• _Task directions_
When you find the line with "12. add_pin_in_slot(5, 1)" among the records below, reproduce it and each line after it exactly, ending with the line with "5. add_cam_pair(0, 2)".

Information shown section start

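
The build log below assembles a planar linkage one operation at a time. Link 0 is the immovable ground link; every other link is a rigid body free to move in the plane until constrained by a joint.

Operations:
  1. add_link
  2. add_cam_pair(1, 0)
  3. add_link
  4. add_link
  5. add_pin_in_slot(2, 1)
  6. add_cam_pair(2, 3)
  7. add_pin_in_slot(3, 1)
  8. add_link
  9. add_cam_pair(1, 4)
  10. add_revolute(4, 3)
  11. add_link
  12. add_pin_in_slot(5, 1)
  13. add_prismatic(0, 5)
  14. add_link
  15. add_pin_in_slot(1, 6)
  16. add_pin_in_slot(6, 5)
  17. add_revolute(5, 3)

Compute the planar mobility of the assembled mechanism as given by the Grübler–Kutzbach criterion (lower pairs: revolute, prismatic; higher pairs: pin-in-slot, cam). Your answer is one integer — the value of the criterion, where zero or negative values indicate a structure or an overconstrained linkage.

link 0 = ground. State L|J1|J2 = 1|0|0
+link1  2|0|0
C(1,0) f=2→J2  2|0|1
+link2  3|0|1
+link3  4|0|1
PS(2,1) f=2→J2  4|0|2
C(2,3) f=2→J2  4|0|3
PS(3,1) f=2→J2  4|0|4
+link4  5|0|4
C(1,4) f=2→J2  5|0|5
R(4,3) f=1→J1  5|1|5
+link5  6|1|5
PS(5,1) f=2→J2  6|1|6
P(0,5) f=1→J1  6|2|6
+link6  7|2|6
PS(1,6) f=2→J2  7|2|7
PS(6,5) f=2→J2  7|2|8
R(5,3) f=1→J1  7|3|8
M = 3(7−1)−2·3−8 = 18−6−8 = 4

M = 4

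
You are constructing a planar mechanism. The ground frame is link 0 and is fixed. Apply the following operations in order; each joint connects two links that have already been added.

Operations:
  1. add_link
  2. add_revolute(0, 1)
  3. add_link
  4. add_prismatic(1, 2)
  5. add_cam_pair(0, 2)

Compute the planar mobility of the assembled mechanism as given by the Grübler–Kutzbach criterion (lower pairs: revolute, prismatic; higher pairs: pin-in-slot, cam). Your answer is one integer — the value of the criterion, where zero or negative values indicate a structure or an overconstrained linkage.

(L,J1,J2)=(1,0,0); link0 fixed
link1: (2,0,0)
R 0-1 [J1]: (2,1,0)
link2: (3,1,0)
P 1-2 [J1]: (3,2,0)
C 0-2 [J2]: (3,2,1)
Grübler: 3·2 − 2·2 − 1 = 1

M = 1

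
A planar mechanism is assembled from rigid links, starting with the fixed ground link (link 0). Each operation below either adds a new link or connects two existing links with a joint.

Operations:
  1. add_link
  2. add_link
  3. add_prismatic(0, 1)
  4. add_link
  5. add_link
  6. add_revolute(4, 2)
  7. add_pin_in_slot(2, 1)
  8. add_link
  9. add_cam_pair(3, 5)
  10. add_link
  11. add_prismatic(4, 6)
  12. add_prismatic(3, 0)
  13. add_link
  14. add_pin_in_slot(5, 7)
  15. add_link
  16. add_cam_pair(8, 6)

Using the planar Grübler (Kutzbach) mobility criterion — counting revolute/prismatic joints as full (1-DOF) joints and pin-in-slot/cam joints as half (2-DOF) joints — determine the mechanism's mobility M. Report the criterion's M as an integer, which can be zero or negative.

[1;0;0] (link 0 is ground)
L+ [2;0;0]
L+ [3;0;0]
P(0,1)∈J1 [3;1;0]
L+ [4;1;0]
L+ [5;1;0]
R(4,2)∈J1 [5;2;0]
PS(2,1)∈J2 [5;2;1]
L+ [6;2;1]
C(3,5)∈J2 [6;2;2]
L+ [7;2;2]
P(4,6)∈J1 [7;3;2]
P(3,0)∈J1 [7;4;2]
L+ [8;4;2]
PS(5,7)∈J2 [8;4;3]
L+ [9;4;3]
C(8,6)∈J2 [9;4;4]
mobility = 24 − 8 − 4 = 12

M = 12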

Information shown section end

• _The answer_
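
  12. add_pin_in_slot(5, 1)
  13. add_prismatic(0, 5)
  14. add_link
  15. add_pin_in_slot(1, 6)
  16. add_pin_in_slot(6, 5)
  17. add_revolute(5, 3)

Compute the planar mobility of the assembled mechanism as given by the Grübler–Kutzbach criterion (lower pairs: revolute, prismatic; higher pairs: pin-in-slot, cam). Your answer is one integer — the value of the criterion, where zero or negative values indicate a structure or an overconstrained linkage.

link 0 = ground. State L|J1|J2 = 1|0|0
+link1  2|0|0
C(1,0) f=2→J2  2|0|1
+link2  3|0|1
+link3  4|0|1
PS(2,1) f=2→J2  4|0|2
C(2,3) f=2→J2  4|0|3
PS(3,1) f=2→J2  4|0|4
+link4  5|0|4
C(1,4) f=2→J2  5|0|5
R(4,3) f=1→J1  5|1|5
+link5  6|1|5
PS(5,1) f=2→J2  6|1|6
P(0,5) f=1→J1  6|2|6
+link6  7|2|6
PS(1,6) f=2→J2  7|2|7
PS(6,5) f=2→J2  7|2|8
R(5,3) f=1→J1  7|3|8
M = 3(7−1)−2·3−8 = 18−6−8 = 4

M = 4

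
You are constructing a planar mechanism. The ground frame is link 0 and is fixed. Apply the following operations in order; each joint connects two links that have already been added.

Operations:
  1. add_link
  2. add_revolute(0, 1)
  3. add_link
  4. add_prismatic(1, 2)
  5. add_cam_pair(0, 2)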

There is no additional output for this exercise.